◆ **Problem to work on**
Output exactly the span of lines beginning with the one that holds "Noor invests A$4,100" and ending with the last line of the data below.

----- Dataset content -----

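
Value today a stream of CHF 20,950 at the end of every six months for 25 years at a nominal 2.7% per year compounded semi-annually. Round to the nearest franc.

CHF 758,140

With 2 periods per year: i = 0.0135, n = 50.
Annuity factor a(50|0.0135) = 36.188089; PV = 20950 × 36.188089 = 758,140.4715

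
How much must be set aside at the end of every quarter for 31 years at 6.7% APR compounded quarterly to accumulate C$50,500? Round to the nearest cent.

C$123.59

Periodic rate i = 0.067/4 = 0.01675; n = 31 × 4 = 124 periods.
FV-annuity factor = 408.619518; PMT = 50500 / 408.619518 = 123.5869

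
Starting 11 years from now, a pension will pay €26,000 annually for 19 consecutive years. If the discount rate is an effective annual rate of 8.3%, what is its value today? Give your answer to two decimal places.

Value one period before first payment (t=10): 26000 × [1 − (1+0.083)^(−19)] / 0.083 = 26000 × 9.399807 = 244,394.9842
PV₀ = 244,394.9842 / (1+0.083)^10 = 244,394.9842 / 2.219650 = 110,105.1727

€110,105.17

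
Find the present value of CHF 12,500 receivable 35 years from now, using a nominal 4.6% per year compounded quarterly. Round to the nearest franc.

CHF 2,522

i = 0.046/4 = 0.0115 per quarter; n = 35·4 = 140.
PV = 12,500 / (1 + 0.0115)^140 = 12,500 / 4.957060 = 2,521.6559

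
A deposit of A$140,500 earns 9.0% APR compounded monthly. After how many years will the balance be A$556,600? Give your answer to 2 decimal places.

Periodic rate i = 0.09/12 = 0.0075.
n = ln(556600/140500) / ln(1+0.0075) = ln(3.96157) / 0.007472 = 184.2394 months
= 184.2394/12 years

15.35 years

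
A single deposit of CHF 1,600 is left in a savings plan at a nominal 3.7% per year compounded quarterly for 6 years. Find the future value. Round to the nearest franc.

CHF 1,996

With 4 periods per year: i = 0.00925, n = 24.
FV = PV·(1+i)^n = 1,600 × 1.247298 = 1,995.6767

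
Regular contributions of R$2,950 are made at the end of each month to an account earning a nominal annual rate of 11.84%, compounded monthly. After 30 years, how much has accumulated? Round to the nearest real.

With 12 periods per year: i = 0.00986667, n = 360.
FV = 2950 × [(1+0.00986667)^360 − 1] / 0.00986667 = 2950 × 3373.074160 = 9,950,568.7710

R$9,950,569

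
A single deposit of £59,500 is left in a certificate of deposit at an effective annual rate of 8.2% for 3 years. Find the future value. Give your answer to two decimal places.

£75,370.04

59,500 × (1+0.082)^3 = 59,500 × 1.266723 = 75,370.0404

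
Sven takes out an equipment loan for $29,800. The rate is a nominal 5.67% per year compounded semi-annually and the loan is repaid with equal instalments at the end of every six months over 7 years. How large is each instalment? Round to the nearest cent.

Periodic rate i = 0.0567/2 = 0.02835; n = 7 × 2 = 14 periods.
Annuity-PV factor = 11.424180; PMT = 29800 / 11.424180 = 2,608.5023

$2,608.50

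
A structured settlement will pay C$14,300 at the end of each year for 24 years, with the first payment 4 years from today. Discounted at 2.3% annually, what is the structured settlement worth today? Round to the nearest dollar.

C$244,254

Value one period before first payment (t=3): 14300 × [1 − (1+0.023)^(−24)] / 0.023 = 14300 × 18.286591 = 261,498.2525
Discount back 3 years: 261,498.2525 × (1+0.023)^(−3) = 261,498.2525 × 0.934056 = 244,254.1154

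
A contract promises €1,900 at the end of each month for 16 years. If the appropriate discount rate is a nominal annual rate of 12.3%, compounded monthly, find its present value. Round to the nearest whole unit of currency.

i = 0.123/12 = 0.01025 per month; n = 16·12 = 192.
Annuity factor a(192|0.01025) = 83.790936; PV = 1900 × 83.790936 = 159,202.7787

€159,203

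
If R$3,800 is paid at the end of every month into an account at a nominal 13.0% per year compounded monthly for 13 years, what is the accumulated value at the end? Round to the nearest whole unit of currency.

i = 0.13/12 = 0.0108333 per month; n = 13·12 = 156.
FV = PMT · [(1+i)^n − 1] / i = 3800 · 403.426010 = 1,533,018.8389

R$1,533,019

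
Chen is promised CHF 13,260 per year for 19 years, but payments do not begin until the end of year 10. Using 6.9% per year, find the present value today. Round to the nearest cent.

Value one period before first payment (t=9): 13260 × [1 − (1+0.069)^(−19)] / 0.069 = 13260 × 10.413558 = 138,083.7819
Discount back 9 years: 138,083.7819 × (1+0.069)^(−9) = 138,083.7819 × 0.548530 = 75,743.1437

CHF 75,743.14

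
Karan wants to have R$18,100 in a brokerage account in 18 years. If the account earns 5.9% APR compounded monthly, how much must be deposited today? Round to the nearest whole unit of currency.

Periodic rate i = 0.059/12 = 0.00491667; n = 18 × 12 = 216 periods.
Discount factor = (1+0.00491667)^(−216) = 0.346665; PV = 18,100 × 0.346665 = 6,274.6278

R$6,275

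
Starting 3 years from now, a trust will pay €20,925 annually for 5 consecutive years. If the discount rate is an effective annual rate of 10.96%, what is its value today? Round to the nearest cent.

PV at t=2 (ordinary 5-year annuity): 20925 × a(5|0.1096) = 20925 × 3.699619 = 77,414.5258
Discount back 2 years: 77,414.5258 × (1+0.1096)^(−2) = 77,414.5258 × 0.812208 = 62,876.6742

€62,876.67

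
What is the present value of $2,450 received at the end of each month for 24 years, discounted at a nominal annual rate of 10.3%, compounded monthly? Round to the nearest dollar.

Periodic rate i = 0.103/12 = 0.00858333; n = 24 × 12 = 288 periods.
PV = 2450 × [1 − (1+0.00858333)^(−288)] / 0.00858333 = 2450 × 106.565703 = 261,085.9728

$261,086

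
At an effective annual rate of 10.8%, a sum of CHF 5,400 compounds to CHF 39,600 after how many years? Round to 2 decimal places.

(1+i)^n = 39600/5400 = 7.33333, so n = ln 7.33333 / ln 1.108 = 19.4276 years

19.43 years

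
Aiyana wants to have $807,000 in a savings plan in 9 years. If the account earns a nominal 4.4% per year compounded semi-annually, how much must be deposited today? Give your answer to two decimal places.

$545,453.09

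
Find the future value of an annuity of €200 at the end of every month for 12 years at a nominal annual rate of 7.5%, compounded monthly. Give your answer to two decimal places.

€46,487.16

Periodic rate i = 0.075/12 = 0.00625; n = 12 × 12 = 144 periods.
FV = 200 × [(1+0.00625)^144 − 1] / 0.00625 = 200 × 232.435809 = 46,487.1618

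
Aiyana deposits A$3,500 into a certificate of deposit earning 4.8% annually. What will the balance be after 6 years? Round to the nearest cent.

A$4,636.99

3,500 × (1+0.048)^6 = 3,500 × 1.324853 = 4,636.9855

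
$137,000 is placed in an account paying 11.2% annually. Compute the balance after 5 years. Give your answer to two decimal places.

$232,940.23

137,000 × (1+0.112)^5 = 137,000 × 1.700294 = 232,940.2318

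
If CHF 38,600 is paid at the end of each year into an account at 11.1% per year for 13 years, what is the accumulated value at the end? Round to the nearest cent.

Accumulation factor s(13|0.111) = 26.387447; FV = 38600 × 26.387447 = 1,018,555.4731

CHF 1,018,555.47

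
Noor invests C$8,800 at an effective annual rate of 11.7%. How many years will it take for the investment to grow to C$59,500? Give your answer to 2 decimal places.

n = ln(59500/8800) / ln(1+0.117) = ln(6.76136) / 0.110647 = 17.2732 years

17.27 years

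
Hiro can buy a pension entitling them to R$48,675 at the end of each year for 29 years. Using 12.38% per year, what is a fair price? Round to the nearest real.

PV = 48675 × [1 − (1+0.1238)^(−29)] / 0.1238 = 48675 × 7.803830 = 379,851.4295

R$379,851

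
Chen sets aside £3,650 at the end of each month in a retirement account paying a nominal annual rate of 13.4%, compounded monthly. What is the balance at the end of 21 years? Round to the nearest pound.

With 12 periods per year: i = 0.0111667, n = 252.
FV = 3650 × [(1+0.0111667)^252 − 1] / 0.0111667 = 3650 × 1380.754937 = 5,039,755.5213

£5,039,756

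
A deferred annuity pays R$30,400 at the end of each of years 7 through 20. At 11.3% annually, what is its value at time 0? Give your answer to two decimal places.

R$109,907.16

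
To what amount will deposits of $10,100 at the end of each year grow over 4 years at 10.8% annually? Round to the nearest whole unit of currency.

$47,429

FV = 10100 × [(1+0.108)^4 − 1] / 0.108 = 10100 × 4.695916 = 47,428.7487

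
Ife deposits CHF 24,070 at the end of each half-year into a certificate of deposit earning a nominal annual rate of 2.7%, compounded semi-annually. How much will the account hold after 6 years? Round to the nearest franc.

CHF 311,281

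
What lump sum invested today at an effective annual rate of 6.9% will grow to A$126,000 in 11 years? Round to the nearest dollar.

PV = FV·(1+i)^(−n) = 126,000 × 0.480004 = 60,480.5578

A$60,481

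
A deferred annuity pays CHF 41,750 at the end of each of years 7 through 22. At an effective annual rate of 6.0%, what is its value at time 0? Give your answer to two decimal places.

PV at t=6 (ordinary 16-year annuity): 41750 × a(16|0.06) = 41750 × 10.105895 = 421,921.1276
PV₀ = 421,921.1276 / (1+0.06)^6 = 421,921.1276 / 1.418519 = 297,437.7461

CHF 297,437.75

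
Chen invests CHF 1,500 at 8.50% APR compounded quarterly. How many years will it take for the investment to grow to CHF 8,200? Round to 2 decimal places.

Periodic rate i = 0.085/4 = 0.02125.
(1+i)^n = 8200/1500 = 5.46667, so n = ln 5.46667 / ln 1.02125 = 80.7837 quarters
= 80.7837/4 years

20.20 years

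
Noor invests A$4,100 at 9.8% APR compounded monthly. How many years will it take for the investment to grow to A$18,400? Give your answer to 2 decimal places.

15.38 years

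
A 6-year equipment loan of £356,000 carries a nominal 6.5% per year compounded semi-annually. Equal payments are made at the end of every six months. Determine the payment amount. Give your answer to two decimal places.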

-----

◆ **Response below**
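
Noor invests A$4,100 at 9.8% APR compounded monthly. How many years will it take for the investment to grow to A$18,400? Give your answer to 2 decimal places.

15.38 years

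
A 6-year equipment loan of £356,000 carries a nominal 6.5% per year compounded semi-annually. Equal payments are made at the end of every six months. Determine the payment amount. Give your answer to two decimal places.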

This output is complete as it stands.